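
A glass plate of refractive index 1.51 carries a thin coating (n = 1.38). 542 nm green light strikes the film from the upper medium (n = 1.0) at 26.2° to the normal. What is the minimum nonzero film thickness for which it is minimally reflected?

Top surface (1.0 → 1.38): reflection off a higher-index medium gives a half-wave phase shift.
Bottom surface (1.38 → 1.51): reflection off a higher-index medium gives a half-wave phase shift.
Net: no relative phase inversion (both shifts match).
So the condition for destructive reflection is 2 n t cos θ_r = (m + ½) λ.
Snell's law: 1.0 sin 26.2° = 1.38 sin θ_r → sin θ_r = 0.320, cos θ_r = 0.947.
Minimum at m = 0: t = λ / (4 n cos θ_r) = 542 / (4 × 1.38 × 0.947) = 104 nm.

104 nm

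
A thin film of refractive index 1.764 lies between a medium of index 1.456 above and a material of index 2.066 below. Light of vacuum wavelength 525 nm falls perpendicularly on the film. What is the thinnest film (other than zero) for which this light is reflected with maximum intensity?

At the upper boundary (n = 1.456 to n = 1.764) the reflected ray undergoes a half-wave phase shift.
At the lower boundary (n = 1.764 to n = 2.066) the reflected ray undergoes a half-wave phase shift.
Zero or two π shifts → no net half-wave offset.
So the condition for constructive reflection is 2 n t = m λ.
Minimum nonzero at m = 1: t = λ / (2 n) = 525 / (2 × 1.764) = 149 nm.

149 nm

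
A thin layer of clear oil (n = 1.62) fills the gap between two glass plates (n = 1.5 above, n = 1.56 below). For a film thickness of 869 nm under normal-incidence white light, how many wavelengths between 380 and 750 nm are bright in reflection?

3

Ray reflecting at the top interface goes from n = 1.5 toward n = 1.62: a half-wave phase shift.
Bottom surface (1.62 → 1.56): reflection off a lower-index medium gives no phase shift.
Net: one phase inversion between the two reflected rays.
For maximum reflection here: 2 n t = (m + ½) λ.
λ = 2 n t / (m + ½) = 2816 / (m + ½) nm.
m=3: 804 nm (IR); m=4: 626 nm (visible); m=5: 512 nm (visible); m=6: 433 nm (visible); m=7: 375 nm (UV).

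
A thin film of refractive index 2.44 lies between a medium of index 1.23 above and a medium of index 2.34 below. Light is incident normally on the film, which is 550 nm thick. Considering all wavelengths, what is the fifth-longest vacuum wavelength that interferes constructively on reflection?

596 nm

At the upper boundary (n = 1.23 to n = 2.44) the reflected ray undergoes a half-wave phase shift.
At the lower boundary (n = 2.44 to n = 2.34) the reflected ray undergoes no phase shift.
Exactly one π shift → a net half-wave offset.
With one net inversion, constructive interference in reflection requires 2 n t = (m + ½) λ.
λ = 2 n t / (m + ½). The fifth-longest wavelength is m = 4: λ = 2 × 2.44 × 550 / 4.50 = 596 nm.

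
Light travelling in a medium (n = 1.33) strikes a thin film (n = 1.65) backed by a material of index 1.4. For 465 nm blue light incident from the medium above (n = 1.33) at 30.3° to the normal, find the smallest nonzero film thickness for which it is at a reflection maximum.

77.1 nm

Ray reflecting at the top interface goes from n = 1.33 toward n = 1.65: a half-wave phase shift.
Bottom surface (1.65 → 1.4): reflection off a lower-index medium gives no phase shift.
Exactly one π shift → a net half-wave offset.
For strong reflection here: 2 n t cos θ_r = (m + ½) λ.
Snell's law: 1.33 sin 30.3° = 1.65 sin θ_r → sin θ_r = 0.407, cos θ_r = 0.914.
Minimum at m = 0: t = λ / (4 n cos θ_r) = 465 / (4 × 1.65 × 0.914) = 77.1 nm.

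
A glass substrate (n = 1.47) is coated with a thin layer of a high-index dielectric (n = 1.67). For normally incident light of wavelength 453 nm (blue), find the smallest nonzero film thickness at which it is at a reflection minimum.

Top surface (1.0 → 1.67): reflection off a higher-index medium gives a half-wave phase shift.
Bottom surface (1.67 → 1.47): reflection off a lower-index medium gives no phase shift.
The two reflections differ by half a wavelength.
For dark reflection here: 2 n t = m λ.
Minimum nonzero at m = 1: t = λ / (2 n) = 453 / (2 × 1.67) = 136 nm.

136 nm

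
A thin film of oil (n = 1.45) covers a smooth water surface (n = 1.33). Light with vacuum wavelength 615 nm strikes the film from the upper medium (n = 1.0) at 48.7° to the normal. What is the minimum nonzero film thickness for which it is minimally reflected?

248 nm

Top surface (1.0 → 1.45): reflection off a higher-index medium gives a half-wave phase shift.
Ray reflecting at the bottom interface goes from n = 1.45 toward n = 1.33: no phase shift.
Exactly one π shift → a net half-wave offset.
For dark reflection here: 2 n t cos θ_r = m λ.
Snell's law: 1.0 sin 48.7° = 1.45 sin θ_r → sin θ_r = 0.518, cos θ_r = 0.855.
Minimum nonzero at m = 1: t = λ / (2 n cos θ_r) = 615 / (2 × 1.45 × 0.855) = 248 nm.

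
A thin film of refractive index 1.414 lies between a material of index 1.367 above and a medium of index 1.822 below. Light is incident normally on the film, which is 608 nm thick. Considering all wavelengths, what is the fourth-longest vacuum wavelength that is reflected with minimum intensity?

At the upper boundary (n = 1.367 to n = 1.414) the reflected ray undergoes a half-wave phase shift.
At the lower boundary (n = 1.414 to n = 1.822) the reflected ray undergoes a half-wave phase shift.
Net: no relative phase inversion (both shifts match).
With no net inversion, destructive interference in reflection requires 2 n t = (m + ½) λ.
λ = 2 n t / (m + ½). The fourth-longest wavelength is m = 3: λ = 2 × 1.414 × 608 / 3.50 = 491 nm.

491 nm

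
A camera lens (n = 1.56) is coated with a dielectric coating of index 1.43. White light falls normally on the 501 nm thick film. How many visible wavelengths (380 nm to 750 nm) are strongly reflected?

2

At the upper boundary (n = 1.0 to n = 1.43) the reflected ray undergoes a half-wave phase shift.
Bottom surface (1.43 → 1.56): reflection off a higher-index medium gives a half-wave phase shift.
The two reflections carry the same phase change, so no net offset.
With no net inversion, constructive interference in reflection requires 2 n t = m λ.
λ = 2 n t / m = 1433 / m nm.
m=1: 1433 nm (IR); m=2: 716 nm (visible); m=3: 478 nm (visible); m=4: 358 nm (UV).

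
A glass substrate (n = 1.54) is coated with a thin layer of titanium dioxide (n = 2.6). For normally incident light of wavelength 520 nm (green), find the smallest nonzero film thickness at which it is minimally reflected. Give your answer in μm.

Top surface (1.0 → 2.6): reflection off a higher-index medium gives a half-wave phase shift.
Ray reflecting at the bottom interface goes from n = 2.6 toward n = 1.54: no phase shift.
Exactly one π shift → a net half-wave offset.
So the condition for destructive reflection is 2 n t = m λ.
Minimum nonzero at m = 1: t = λ / (2 n) = 520 / (2 × 2.6) = 100 nm.

0.100 μm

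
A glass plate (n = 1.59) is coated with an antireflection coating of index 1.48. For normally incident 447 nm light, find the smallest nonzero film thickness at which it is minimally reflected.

At the upper boundary (n = 1.0 to n = 1.48) the reflected ray undergoes a half-wave phase shift.
At the lower boundary (n = 1.48 to n = 1.59) the reflected ray undergoes a half-wave phase shift.
The two reflections carry the same phase change, so no net offset.
For weak reflection here: 2 n t = (m + ½) λ.
Minimum at m = 0: t = λ / (4 n) = 447 / (4 × 1.48) = 75.5 nm.

75.5 nm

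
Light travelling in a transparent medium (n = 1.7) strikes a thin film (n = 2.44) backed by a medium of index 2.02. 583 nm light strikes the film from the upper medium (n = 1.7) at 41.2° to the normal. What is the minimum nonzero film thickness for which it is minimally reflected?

134 nm

At the upper boundary (n = 1.7 to n = 2.44) the reflected ray undergoes a half-wave phase shift.
At the lower boundary (n = 2.44 to n = 2.02) the reflected ray undergoes no phase shift.
Net: one phase inversion between the two reflected rays.
So the condition for destructive reflection is 2 n t cos θ_r = m λ.
Snell's law: 1.7 sin 41.2° = 2.44 sin θ_r → sin θ_r = 0.459, cos θ_r = 0.888.
Minimum nonzero at m = 1: t = λ / (2 n cos θ_r) = 583 / (2 × 2.44 × 0.888) = 134 nm.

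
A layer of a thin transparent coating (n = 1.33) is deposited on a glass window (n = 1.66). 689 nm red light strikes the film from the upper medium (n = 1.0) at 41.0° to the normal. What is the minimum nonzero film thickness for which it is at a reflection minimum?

149 nm

At the upper boundary (n = 1.0 to n = 1.33) the reflected ray undergoes a half-wave phase shift.
Ray reflecting at the bottom interface goes from n = 1.33 toward n = 1.66: a half-wave phase shift.
Zero or two π shifts → no net half-wave offset.
For minimum reflection here: 2 n t cos θ_r = (m + ½) λ.
Snell's law: 1.0 sin 41.0° = 1.33 sin θ_r → sin θ_r = 0.493, cos θ_r = 0.870.
Minimum at m = 0: t = λ / (4 n cos θ_r) = 689 / (4 × 1.33 × 0.870) = 149 nm.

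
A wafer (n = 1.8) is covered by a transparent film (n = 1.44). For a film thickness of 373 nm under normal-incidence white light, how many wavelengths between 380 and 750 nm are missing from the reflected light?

2

Top surface (1.0 → 1.44): reflection off a higher-index medium gives a half-wave phase shift.
At the lower boundary (n = 1.44 to n = 1.8) the reflected ray undergoes a half-wave phase shift.
Zero or two π shifts → no net half-wave offset.
With no net inversion, destructive interference in reflection requires 2 n t = (m + ½) λ.
λ = 2 n t / (m + ½) = 1074 / (m + ½) nm.
m=0: 2148 nm (IR); m=1: 716 nm (visible); m=2: 430 nm (visible); m=3: 307 nm (UV).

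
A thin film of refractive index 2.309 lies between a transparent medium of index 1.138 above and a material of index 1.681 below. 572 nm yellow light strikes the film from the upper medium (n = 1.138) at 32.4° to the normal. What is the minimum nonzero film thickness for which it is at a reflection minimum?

Top surface (1.138 → 2.309): reflection off a higher-index medium gives a half-wave phase shift.
At the lower boundary (n = 2.309 to n = 1.681) the reflected ray undergoes no phase shift.
Exactly one π shift → a net half-wave offset.
For weak reflection here: 2 n t cos θ_r = m λ.
Snell's law: 1.138 sin 32.4° = 2.309 sin θ_r → sin θ_r = 0.264, cos θ_r = 0.964.
Minimum nonzero at m = 1: t = λ / (2 n cos θ_r) = 572 / (2 × 2.309 × 0.964) = 128 nm.

128 nm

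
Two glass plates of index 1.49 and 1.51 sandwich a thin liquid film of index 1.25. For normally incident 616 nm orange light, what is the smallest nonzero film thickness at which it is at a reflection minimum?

Ray reflecting at the top interface goes from n = 1.49 toward n = 1.25: no phase shift.
At the lower boundary (n = 1.25 to n = 1.51) the reflected ray undergoes a half-wave phase shift.
Net: one phase inversion between the two reflected rays.
For minimum reflection here: 2 n t = m λ.
The smallest nonzero thickness corresponds to m = 1: t = m λ / (2 n) = 1.00 × 616 / (2 × 1.25) = 246 nm.

246 nm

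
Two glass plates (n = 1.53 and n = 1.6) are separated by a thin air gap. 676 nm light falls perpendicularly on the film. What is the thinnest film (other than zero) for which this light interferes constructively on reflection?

Ray reflecting at the top interface goes from n = 1.53 toward n = 1.0: no phase shift.
Bottom surface (1.0 → 1.6): reflection off a higher-index medium gives a half-wave phase shift.
Net: one phase inversion between the two reflected rays.
For strong reflection here: 2 n t = (m + ½) λ.
Minimum at m = 0: t = λ / (4 n) = 676 / (4 × 1.0) = 169 nm.

169 nm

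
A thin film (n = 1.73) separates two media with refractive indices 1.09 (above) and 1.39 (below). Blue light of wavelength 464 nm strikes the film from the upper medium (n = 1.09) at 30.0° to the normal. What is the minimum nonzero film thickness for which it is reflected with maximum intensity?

Ray reflecting at the top interface goes from n = 1.09 toward n = 1.73: a half-wave phase shift.
Ray reflecting at the bottom interface goes from n = 1.73 toward n = 1.39: no phase shift.
Exactly one π shift → a net half-wave offset.
So the condition for constructive reflection is 2 n t cos θ_r = (m + ½) λ.
Snell's law: 1.09 sin 30.0° = 1.73 sin θ_r → sin θ_r = 0.315, cos θ_r = 0.949.
Minimum at m = 0: t = λ / (4 n cos θ_r) = 464 / (4 × 1.73 × 0.949) = 70.6 nm.

70.6 nm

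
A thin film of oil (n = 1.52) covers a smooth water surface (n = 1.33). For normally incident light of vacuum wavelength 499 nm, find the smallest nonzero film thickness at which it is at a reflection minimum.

Ray reflecting at the top interface goes from n = 1.0 toward n = 1.52: a half-wave phase shift.
At the lower boundary (n = 1.52 to n = 1.33) the reflected ray undergoes no phase shift.
The two reflections differ by half a wavelength.
For minimum reflection here: 2 n t = m λ.
Minimum nonzero at m = 1: t = λ / (2 n) = 499 / (2 × 1.52) = 164 nm.

164 nm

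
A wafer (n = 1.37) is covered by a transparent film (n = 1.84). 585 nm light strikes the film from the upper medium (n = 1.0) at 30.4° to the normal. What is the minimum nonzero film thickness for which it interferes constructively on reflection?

Top surface (1.0 → 1.84): reflection off a higher-index medium gives a half-wave phase shift.
At the lower boundary (n = 1.84 to n = 1.37) the reflected ray undergoes no phase shift.
Net: one phase inversion between the two reflected rays.
So the condition for constructive reflection is 2 n t cos θ_r = (m + ½) λ.
Snell's law: 1.0 sin 30.4° = 1.84 sin θ_r → sin θ_r = 0.275, cos θ_r = 0.961.
Minimum at m = 0: t = λ / (4 n cos θ_r) = 585 / (4 × 1.84 × 0.961) = 82.7 nm.

82.7 nm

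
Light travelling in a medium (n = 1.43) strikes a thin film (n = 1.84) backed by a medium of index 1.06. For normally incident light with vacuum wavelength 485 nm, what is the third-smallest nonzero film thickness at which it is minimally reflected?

Ray reflecting at the top interface goes from n = 1.43 toward n = 1.84: a half-wave phase shift.
Ray reflecting at the bottom interface goes from n = 1.84 toward n = 1.06: no phase shift.
Net: one phase inversion between the two reflected rays.
With one net inversion, destructive interference in reflection requires 2 n t = m λ.
The third-smallest nonzero thickness corresponds to m = 3: t = m λ / (2 n) = 3.00 × 485 / (2 × 1.84) = 395 nm.

395 nm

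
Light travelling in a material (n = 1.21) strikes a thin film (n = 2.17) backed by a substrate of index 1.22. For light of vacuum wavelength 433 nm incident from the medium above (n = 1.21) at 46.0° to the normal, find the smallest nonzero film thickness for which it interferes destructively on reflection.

At the upper boundary (n = 1.21 to n = 2.17) the reflected ray undergoes a half-wave phase shift.
Bottom surface (2.17 → 1.22): reflection off a lower-index medium gives no phase shift.
Exactly one π shift → a net half-wave offset.
So the condition for destructive reflection is 2 n t cos θ_r = m λ.
Snell's law: 1.21 sin 46.0° = 2.17 sin θ_r → sin θ_r = 0.401, cos θ_r = 0.916.
Minimum nonzero at m = 1: t = λ / (2 n cos θ_r) = 433 / (2 × 2.17 × 0.916) = 109 nm.

109 nm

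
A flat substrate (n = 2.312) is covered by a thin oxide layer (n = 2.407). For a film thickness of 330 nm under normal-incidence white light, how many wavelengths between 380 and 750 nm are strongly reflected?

2

Top surface (1.0 → 2.407): reflection off a higher-index medium gives a half-wave phase shift.
Bottom surface (2.407 → 2.312): reflection off a lower-index medium gives no phase shift.
Exactly one π shift → a net half-wave offset.
So the condition for constructive reflection is 2 n t = (m + ½) λ.
λ = 2 n t / (m + ½) = 1589 / (m + ½) nm.
m=1: 1059 nm (IR); m=2: 635 nm (visible); m=3: 454 nm (visible); m=4: 353 nm (UV).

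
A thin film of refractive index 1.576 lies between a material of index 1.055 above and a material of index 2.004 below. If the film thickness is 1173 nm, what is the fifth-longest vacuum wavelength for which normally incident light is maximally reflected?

739 nm

Top surface (1.055 → 1.576): reflection off a higher-index medium gives a half-wave phase shift.
Ray reflecting at the bottom interface goes from n = 1.576 toward n = 2.004: a half-wave phase shift.
The two reflections carry the same phase change, so no net offset.
So the condition for constructive reflection is 2 n t = m λ.
λ = 2 n t / m. The fifth-longest wavelength is m = 5: λ = 2 × 1.576 × 1173 / 5.00 = 739 nm.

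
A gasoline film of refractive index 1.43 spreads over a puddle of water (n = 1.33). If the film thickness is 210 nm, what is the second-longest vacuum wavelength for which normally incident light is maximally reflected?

400 nm

At the upper boundary (n = 1.0 to n = 1.43) the reflected ray undergoes a half-wave phase shift.
At the lower boundary (n = 1.43 to n = 1.33) the reflected ray undergoes no phase shift.
Net: one phase inversion between the two reflected rays.
For bright reflection here: 2 n t = (m + ½) λ.
λ = 2 n t / (m + ½). The second-longest wavelength is m = 1: λ = 2 × 1.43 × 210 / 1.50 = 400 nm.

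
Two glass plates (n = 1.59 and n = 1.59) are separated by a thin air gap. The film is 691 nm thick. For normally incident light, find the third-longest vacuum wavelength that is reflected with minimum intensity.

Ray reflecting at the top interface goes from n = 1.59 toward n = 1.0: no phase shift.
At the lower boundary (n = 1.0 to n = 1.59) the reflected ray undergoes a half-wave phase shift.
Net: one phase inversion between the two reflected rays.
For weak reflection here: 2 n t = m λ.
λ = 2 n t / m. The third-longest wavelength is m = 3: λ = 2 × 1.0 × 691 / 3.00 = 461 nm.

461 nm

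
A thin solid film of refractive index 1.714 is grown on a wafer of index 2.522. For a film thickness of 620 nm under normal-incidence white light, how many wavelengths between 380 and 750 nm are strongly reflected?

3

Ray reflecting at the top interface goes from n = 1.0 toward n = 1.714: a half-wave phase shift.
Bottom surface (1.714 → 2.522): reflection off a higher-index medium gives a half-wave phase shift.
Net: no relative phase inversion (both shifts match).
With no net inversion, constructive interference in reflection requires 2 n t = m λ.
λ = 2 n t / m = 2125 / m nm.
m=2: 1063 nm (IR); m=3: 708 nm (visible); m=4: 531 nm (visible); m=5: 425 nm (visible); m=6: 354 nm (UV).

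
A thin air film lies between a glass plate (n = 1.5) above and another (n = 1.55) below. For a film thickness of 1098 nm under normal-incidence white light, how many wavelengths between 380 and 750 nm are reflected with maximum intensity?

At the upper boundary (n = 1.5 to n = 1.0) the reflected ray undergoes no phase shift.
Bottom surface (1.0 → 1.55): reflection off a higher-index medium gives a half-wave phase shift.
Net: one phase inversion between the two reflected rays.
So the condition for constructive reflection is 2 n t = (m + ½) λ.
λ = 2 n t / (m + ½) = 2196 / (m + ½) nm.
m=2: 878 nm (IR); m=3: 627 nm (visible); m=4: 488 nm (visible); m=5: 399 nm (visible); m=6: 338 nm (UV).

3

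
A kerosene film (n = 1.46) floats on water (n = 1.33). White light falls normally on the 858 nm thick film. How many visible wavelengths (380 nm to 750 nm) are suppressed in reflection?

Top surface (1.0 → 1.46): reflection off a higher-index medium gives a half-wave phase shift.
Ray reflecting at the bottom interface goes from n = 1.46 toward n = 1.33: no phase shift.
Exactly one π shift → a net half-wave offset.
With one net inversion, destructive interference in reflection requires 2 n t = m λ.
λ = 2 n t / m = 2505 / m nm.
m=3: 835 nm (IR); m=4: 626 nm (visible); m=5: 501 nm (visible); m=6: 418 nm (visible); m=7: 358 nm (UV).

3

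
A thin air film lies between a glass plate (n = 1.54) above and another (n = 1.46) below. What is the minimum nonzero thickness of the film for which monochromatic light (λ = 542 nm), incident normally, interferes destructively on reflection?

271 nm

Top surface (1.54 → 1.0): reflection off a lower-index medium gives no phase shift.
At the lower boundary (n = 1.0 to n = 1.46) the reflected ray undergoes a half-wave phase shift.
Exactly one π shift → a net half-wave offset.
For dark reflection here: 2 n t = m λ.
Minimum nonzero at m = 1: t = λ / (2 n) = 542 / (2 × 1.0) = 271 nm.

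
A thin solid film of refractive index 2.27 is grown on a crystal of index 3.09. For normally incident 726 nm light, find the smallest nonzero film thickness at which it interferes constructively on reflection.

Top surface (1.0 → 2.27): reflection off a higher-index medium gives a half-wave phase shift.
Ray reflecting at the bottom interface goes from n = 2.27 toward n = 3.09: a half-wave phase shift.
Zero or two π shifts → no net half-wave offset.
For maximum reflection here: 2 n t = m λ.
Minimum nonzero at m = 1: t = λ / (2 n) = 726 / (2 × 2.27) = 160 nm.

160 nm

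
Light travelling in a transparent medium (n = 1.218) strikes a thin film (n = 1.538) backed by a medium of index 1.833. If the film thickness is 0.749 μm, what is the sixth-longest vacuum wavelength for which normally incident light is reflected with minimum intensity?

At the upper boundary (n = 1.218 to n = 1.538) the reflected ray undergoes a half-wave phase shift.
At the lower boundary (n = 1.538 to n = 1.833) the reflected ray undergoes a half-wave phase shift.
Net: no relative phase inversion (both shifts match).
So the condition for destructive reflection is 2 n t = (m + ½) λ.
λ = 2 n t / (m + ½). The sixth-longest wavelength is m = 5: λ = 2 × 1.538 × 749 / 5.50 = 419 nm.

419 nm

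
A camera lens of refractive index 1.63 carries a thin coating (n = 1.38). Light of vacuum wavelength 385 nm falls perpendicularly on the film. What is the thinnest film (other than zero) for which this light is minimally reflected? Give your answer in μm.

0.0697 μm

Top surface (1.0 → 1.38): reflection off a higher-index medium gives a half-wave phase shift.
Ray reflecting at the bottom interface goes from n = 1.38 toward n = 1.63: a half-wave phase shift.
The two reflections carry the same phase change, so no net offset.
So the condition for destructive reflection is 2 n t = (m + ½) λ.
Minimum at m = 0: t = λ / (4 n) = 385 / (4 × 1.38) = 69.7 nm.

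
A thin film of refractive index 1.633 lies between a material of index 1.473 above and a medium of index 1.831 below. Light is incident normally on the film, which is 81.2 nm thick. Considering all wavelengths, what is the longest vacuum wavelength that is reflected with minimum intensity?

Top surface (1.473 → 1.633): reflection off a higher-index medium gives a half-wave phase shift.
Ray reflecting at the bottom interface goes from n = 1.633 toward n = 1.831: a half-wave phase shift.
Net: no relative phase inversion (both shifts match).
For dark reflection here: 2 n t = (m + ½) λ.
λ = 2 n t / (m + ½). The longest wavelength is m = 0: λ = 2 × 1.633 × 81.2 / 0.500 = 530 nm.

530 nm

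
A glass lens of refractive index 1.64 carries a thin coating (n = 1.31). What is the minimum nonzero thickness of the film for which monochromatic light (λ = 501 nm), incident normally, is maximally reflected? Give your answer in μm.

0.191 μm

Top surface (1.0 → 1.31): reflection off a higher-index medium gives a half-wave phase shift.
Bottom surface (1.31 → 1.64): reflection off a higher-index medium gives a half-wave phase shift.
Zero or two π shifts → no net half-wave offset.
For strong reflection here: 2 n t = m λ.
Minimum nonzero at m = 1: t = λ / (2 n) = 501 / (2 × 1.31) = 191 nm.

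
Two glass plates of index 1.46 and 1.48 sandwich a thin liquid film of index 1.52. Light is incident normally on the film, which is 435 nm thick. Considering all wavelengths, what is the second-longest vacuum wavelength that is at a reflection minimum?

661 nm

Top surface (1.46 → 1.52): reflection off a higher-index medium gives a half-wave phase shift.
Ray reflecting at the bottom interface goes from n = 1.52 toward n = 1.48: no phase shift.
Exactly one π shift → a net half-wave offset.
For dark reflection here: 2 n t = m λ.
λ = 2 n t / m. The second-longest wavelength is m = 2: λ = 2 × 1.52 × 435 / 2.00 = 661 nm.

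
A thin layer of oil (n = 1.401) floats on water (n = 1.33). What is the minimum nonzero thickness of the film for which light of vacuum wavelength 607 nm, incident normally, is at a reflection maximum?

Ray reflecting at the top interface goes from n = 1.0 toward n = 1.401: a half-wave phase shift.
Bottom surface (1.401 → 1.33): reflection off a lower-index medium gives no phase shift.
Exactly one π shift → a net half-wave offset.
For bright reflection here: 2 n t = (m + ½) λ.
Minimum at m = 0: t = λ / (4 n) = 607 / (4 × 1.401) = 108 nm.

108 nm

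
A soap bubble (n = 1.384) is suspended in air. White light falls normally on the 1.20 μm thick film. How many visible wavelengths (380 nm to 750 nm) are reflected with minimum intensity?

Ray reflecting at the top interface goes from n = 1.0 toward n = 1.384: a half-wave phase shift.
Bottom surface (1.384 → 1.0): reflection off a lower-index medium gives no phase shift.
Exactly one π shift → a net half-wave offset.
With one net inversion, destructive interference in reflection requires 2 n t = m λ.
λ = 2 n t / m = 3322 / m nm.
m=4: 830 nm (IR); m=5: 664 nm (visible); m=6: 554 nm (visible); m=7: 475 nm (visible); m=8: 415 nm (visible); m=9: 369 nm (UV).

4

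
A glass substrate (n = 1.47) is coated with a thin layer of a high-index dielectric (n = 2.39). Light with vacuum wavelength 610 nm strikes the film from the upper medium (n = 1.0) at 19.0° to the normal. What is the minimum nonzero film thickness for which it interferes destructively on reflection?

129 nm

Top surface (1.0 → 2.39): reflection off a higher-index medium gives a half-wave phase shift.
Ray reflecting at the bottom interface goes from n = 2.39 toward n = 1.47: no phase shift.
Exactly one π shift → a net half-wave offset.
For dark reflection here: 2 n t cos θ_r = m λ.
Snell's law: 1.0 sin 19.0° = 2.39 sin θ_r → sin θ_r = 0.136, cos θ_r = 0.991.
Minimum nonzero at m = 1: t = λ / (2 n cos θ_r) = 610 / (2 × 2.39 × 0.991) = 129 nm.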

■ What this task involves ■
Which lines run from the one containing "it interferes destructively on reflection?" to the end of the records? Transcribe exactly those, both ends included.

■ Answer to the exercise ■
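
A glass substrate (n = 1.47) is coated with a thin layer of a high-index dielectric (n = 2.39). Light with vacuum wavelength 610 nm strikes the film from the upper medium (n = 1.0) at 19.0° to the normal. What is the minimum nonzero film thickness for which it interferes destructively on reflection?

129 nm

Top surface (1.0 → 2.39): reflection off a higher-index medium gives a half-wave phase shift.
Ray reflecting at the bottom interface goes from n = 2.39 toward n = 1.47: no phase shift.
Exactly one π shift → a net half-wave offset.
For dark reflection here: 2 n t cos θ_r = m λ.
Snell's law: 1.0 sin 19.0° = 2.39 sin θ_r → sin θ_r = 0.136, cos θ_r = 0.991.
Minimum nonzero at m = 1: t = λ / (2 n cos θ_r) = 610 / (2 × 2.39 × 0.991) = 129 nm.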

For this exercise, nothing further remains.